> _Activity_: Repeat each line of the listing exactly as written.

> _Data_:

#####

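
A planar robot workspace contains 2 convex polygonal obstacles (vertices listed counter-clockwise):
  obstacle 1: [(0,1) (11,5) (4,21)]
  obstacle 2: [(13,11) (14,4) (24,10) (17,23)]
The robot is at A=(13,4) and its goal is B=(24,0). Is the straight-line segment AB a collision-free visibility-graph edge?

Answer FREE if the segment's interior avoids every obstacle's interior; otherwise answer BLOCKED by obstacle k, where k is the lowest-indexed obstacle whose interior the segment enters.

Obstacle 1 [(0,1) (11,5) (4,21)]:
  edge (0,1)–(11,5): clear
  edge (11,5)–(4,21): clear
  edge (4,21)–(0,1): clear
  midpoint (37/2,2) outside
  → clear
Obstacle 2 [(13,11) (14,4) (24,10) (17,23)]:
  edge (13,11)–(14,4): clear
  edge (14,4)–(24,10): clear
  edge (24,10)–(17,23): clear
  edge (17,23)–(13,11): clear
  midpoint (37/2,2) outside
  → clear

FREE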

#####

> _Expected output_:
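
A planar robot workspace contains 2 convex polygonal obstacles (vertices listed counter-clockwise):
  obstacle 1: [(0,1) (11,5) (4,21)]
  obstacle 2: [(13,11) (14,4) (24,10) (17,23)]
The robot is at A=(13,4) and its goal is B=(24,0). Is the straight-line segment AB a collision-free visibility-graph edge?

Answer FREE if the segment's interior avoids every obstacle's interior; otherwise answer BLOCKED by obstacle k, where k is the lowest-indexed obstacle whose interior the segment enters.

Obstacle 1 [(0,1) (11,5) (4,21)]:
  edge (0,1)–(11,5): clear
  edge (11,5)–(4,21): clear
  edge (4,21)–(0,1): clear
  midpoint (37/2,2) outside
  → clear
Obstacle 2 [(13,11) (14,4) (24,10) (17,23)]:
  edge (13,11)–(14,4): clear
  edge (14,4)–(24,10): clear
  edge (24,10)–(17,23): clear
  edge (17,23)–(13,11): clear
  midpoint (37/2,2) outside
  → clear

FREE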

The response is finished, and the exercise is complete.